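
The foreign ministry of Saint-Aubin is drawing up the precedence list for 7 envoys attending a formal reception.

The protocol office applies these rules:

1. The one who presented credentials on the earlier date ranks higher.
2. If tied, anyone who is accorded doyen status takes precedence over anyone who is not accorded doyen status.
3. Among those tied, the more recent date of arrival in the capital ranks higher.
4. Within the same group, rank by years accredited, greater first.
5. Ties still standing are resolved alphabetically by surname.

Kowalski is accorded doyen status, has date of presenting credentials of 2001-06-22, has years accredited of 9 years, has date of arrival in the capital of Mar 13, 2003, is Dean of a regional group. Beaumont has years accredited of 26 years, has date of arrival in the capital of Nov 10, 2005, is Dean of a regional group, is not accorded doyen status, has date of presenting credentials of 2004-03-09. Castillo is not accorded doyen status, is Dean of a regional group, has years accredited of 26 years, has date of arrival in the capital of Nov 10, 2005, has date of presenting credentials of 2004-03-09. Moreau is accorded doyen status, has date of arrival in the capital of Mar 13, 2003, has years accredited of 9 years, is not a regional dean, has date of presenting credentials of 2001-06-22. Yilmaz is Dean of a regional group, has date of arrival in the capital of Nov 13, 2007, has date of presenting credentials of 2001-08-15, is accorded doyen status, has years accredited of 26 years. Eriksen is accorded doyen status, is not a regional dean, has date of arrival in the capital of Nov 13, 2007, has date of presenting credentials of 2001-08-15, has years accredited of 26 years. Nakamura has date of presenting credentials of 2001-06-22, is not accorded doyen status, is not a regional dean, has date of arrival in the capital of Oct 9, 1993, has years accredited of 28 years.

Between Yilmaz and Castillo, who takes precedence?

Yilmaz

By date of presenting credentials (earlier first): Kowalski, Moreau and Nakamura (each 2001-06-22); then Eriksen and Yilmaz (both 2001-08-15); then Beaumont and Castillo (both 2004-03-09).
Among Kowalski, Moreau and Nakamura, accorded doyen status before not accorded doyen status: Kowalski and Moreau (accorded doyen status) before Nakamura (not accorded doyen status).
Kowalski and Moreau both have date of arrival in the capital Mar 13, 2003, so the next rule applies.
Kowalski and Moreau both have years accredited 9 years, so the next rule applies.
Among Kowalski and Moreau, alphabetically by surname: Kowalski before Moreau.
Eriksen and Yilmaz are each accorded doyen status, so the next rule applies.
Eriksen and Yilmaz both have date of arrival in the capital Nov 13, 2007, so the next rule applies.
Eriksen and Yilmaz both have years accredited 26 years, so the next rule applies.
Among Eriksen and Yilmaz, alphabetically by surname: Eriksen before Yilmaz.
Beaumont and Castillo are each not accorded doyen status, so the next rule applies.
Beaumont and Castillo both have date of arrival in the capital Nov 10, 2005, so the next rule applies.
Beaumont and Castillo both have years accredited 26 years, so the next rule applies.
Among Beaumont and Castillo, alphabetically by surname: Beaumont before Castillo.
So Yilmaz takes precedence.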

## What the task requires:
Sift through the material above and copy each line that holds "tied".

## Solution for this exercise:
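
2. If tied, anyone who is accorded doyen status takes precedence over anyone who is not accorded doyen status.
3. Among those tied, the more recent date of arrival in the capital ranks higher.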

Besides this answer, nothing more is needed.